» The task: Every line containing the string "uniform" should be returned from the records.

» Records for this task:

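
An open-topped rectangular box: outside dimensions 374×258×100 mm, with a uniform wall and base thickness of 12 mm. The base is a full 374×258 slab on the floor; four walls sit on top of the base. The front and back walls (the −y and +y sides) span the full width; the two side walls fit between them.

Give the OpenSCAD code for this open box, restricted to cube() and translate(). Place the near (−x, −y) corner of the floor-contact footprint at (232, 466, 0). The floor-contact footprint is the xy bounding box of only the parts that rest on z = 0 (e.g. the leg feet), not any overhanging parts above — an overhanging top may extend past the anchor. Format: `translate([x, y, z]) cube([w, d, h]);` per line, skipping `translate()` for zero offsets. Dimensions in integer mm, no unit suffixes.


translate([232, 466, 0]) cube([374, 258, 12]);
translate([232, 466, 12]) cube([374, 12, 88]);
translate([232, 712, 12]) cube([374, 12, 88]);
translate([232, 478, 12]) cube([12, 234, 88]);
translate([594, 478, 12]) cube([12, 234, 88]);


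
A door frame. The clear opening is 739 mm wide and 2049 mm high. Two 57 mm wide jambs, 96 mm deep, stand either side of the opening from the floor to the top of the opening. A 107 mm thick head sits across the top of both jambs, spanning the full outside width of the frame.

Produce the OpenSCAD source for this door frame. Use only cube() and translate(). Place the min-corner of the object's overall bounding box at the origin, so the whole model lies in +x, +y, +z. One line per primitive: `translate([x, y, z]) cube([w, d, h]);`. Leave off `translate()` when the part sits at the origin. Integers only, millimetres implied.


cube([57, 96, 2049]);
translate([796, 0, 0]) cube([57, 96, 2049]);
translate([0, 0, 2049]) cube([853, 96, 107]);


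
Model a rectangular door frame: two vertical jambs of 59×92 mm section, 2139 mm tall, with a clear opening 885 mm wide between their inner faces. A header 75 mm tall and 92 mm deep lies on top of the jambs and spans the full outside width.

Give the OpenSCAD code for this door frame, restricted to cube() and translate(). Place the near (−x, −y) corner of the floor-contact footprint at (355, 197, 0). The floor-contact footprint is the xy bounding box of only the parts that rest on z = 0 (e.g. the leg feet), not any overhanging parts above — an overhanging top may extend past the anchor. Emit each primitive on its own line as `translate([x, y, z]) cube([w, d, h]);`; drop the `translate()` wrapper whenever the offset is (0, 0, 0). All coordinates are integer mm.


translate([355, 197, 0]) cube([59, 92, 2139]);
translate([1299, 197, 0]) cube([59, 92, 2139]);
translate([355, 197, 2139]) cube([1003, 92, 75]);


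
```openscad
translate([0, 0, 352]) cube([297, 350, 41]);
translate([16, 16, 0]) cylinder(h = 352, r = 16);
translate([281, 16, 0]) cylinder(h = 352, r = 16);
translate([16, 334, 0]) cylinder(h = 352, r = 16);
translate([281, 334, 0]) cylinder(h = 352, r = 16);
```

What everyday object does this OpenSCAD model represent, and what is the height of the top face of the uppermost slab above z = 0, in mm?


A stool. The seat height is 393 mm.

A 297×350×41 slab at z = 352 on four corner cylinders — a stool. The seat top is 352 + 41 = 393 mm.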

--

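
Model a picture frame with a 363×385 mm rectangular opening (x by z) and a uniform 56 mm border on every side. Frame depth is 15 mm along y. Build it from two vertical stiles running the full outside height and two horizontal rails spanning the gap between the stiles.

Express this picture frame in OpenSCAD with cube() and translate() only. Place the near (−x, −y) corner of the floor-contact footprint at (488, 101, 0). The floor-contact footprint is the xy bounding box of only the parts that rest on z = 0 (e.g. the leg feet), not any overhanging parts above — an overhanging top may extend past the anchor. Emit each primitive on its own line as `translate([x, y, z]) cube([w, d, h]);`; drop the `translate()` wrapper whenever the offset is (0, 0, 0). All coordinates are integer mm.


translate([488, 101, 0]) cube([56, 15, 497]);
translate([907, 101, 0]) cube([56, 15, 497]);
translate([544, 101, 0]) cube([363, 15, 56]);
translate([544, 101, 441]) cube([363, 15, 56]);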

---

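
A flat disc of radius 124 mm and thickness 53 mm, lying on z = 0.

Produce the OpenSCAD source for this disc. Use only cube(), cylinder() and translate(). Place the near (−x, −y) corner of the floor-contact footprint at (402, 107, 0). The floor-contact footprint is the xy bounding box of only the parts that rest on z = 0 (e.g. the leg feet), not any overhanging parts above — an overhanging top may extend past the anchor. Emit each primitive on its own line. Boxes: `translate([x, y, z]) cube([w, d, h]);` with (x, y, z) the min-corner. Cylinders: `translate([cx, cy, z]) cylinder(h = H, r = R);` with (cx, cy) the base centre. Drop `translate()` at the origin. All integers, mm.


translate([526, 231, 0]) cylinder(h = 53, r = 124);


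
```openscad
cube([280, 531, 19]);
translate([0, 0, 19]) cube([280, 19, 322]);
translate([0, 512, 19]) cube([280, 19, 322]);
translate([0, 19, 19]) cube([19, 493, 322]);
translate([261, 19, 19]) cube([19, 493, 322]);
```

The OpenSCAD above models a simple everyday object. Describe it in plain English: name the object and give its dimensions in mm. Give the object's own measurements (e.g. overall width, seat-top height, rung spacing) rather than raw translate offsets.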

» Exercise result:
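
An open-topped rectangular box: outside dimensions 374×258×100 mm, with a uniform wall and base thickness of 12 mm. The base is a full 374×258 slab on the floor; four walls sit on top of the base. The front and back walls (the −y and +y sides) span the full width; the two side walls fit between them.
Model a picture frame with a 363×385 mm rectangular opening (x by z) and a uniform 56 mm border on every side. Frame depth is 15 mm along y. Build it from two vertical stiles running the full outside height and two horizontal rails spanning the gap between the stiles.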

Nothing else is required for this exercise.